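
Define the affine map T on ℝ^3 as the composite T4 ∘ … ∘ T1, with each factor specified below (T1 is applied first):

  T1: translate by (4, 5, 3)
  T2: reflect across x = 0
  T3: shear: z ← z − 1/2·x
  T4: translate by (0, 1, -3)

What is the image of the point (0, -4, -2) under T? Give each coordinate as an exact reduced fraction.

T1 translate by (4, 5, 3): (0, -4, -2) → (4, 1, 1)
T2 reflect across x = 0: (4, 1, 1) → (-4, 1, 1)
T3 shear: z ← z − 1/2·x: (-4, 1, 1) → (-4, 1, 3)
T4 translate by (0, 1, -3): (-4, 1, 3) → (-4, 2, 0)

T(p) = (-4, 2, 0)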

→ **Your assignment**: Nothing but the lines from the one containing "T4: translate by (0, 1, -3)" to the end of the entries belongs in the answer, and each must match exactly.

→ **Solution for this task**:
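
  T4: translate by (0, 1, -3)

What is the image of the point (0, -4, -2) under T? Give each coordinate as an exact reduced fraction.

T1 translate by (4, 5, 3): (0, -4, -2) → (4, 1, 1)
T2 reflect across x = 0: (4, 1, 1) → (-4, 1, 1)
T3 shear: z ← z − 1/2·x: (-4, 1, 1) → (-4, 1, 3)
T4 translate by (0, 1, -3): (-4, 1, 3) → (-4, 2, 0)

T(p) = (-4, 2, 0)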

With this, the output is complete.